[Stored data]
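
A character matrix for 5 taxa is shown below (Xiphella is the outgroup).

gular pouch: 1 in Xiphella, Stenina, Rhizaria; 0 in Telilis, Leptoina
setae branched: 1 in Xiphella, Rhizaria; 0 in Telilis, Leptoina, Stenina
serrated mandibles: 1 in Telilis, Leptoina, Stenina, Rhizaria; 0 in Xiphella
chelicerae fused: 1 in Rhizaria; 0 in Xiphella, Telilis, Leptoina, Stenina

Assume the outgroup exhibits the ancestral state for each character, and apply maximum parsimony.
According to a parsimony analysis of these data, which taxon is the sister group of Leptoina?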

#### Required action:
Copy from the line with "gular pouch: 1" to the final line of the records, inclusive, and add nothing else.

#### Answer section:
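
gular pouch: 1 in Xiphella, Stenina, Rhizaria; 0 in Telilis, Leptoina
setae branched: 1 in Xiphella, Rhizaria; 0 in Telilis, Leptoina, Stenina
serrated mandibles: 1 in Telilis, Leptoina, Stenina, Rhizaria; 0 in Xiphella
chelicerae fused: 1 in Rhizaria; 0 in Xiphella, Telilis, Leptoina, Stenina

Assume the outgroup exhibits the ancestral state for each character, and apply maximum parsimony.
According to a parsimony analysis of these data, which taxon is the sister group of Leptoina?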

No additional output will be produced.